| ASSIGNED TASK |
The data shown below should all be retyped exactly.

| ENTRIES SUPPLIED |
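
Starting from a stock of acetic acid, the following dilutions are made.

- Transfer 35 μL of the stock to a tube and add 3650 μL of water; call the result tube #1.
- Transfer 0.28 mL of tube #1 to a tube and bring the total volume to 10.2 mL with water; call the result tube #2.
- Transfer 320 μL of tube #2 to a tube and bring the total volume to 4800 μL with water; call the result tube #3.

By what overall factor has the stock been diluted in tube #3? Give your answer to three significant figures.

5.75 × 10^4

Step 1: 35 μL + 3650 μL = 3685 μL total → factor 3685/35 = 105.29
Step 2: 0.28 mL brought to 10.2 mL → factor 10.2/0.28 = 36.429
Step 3: 320 μL brought to 4800 μL → factor 4800/320 = 15
Overall dilution factor = 105.29 × 36.429 × 15 = 57531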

| RESULT BELOW |
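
Starting from a stock of acetic acid, the following dilutions are made.

- Transfer 35 μL of the stock to a tube and add 3650 μL of water; call the result tube #1.
- Transfer 0.28 mL of tube #1 to a tube and bring the total volume to 10.2 mL with water; call the result tube #2.
- Transfer 320 μL of tube #2 to a tube and bring the total volume to 4800 μL with water; call the result tube #3.

By what overall factor has the stock been diluted in tube #3? Give your answer to three significant figures.

5.75 × 10^4

Step 1: 35 μL + 3650 μL = 3685 μL total → factor 3685/35 = 105.29
Step 2: 0.28 mL brought to 10.2 mL → factor 10.2/0.28 = 36.429
Step 3: 320 μL brought to 4800 μL → factor 4800/320 = 15
Overall dilution factor = 105.29 × 36.429 × 15 = 57531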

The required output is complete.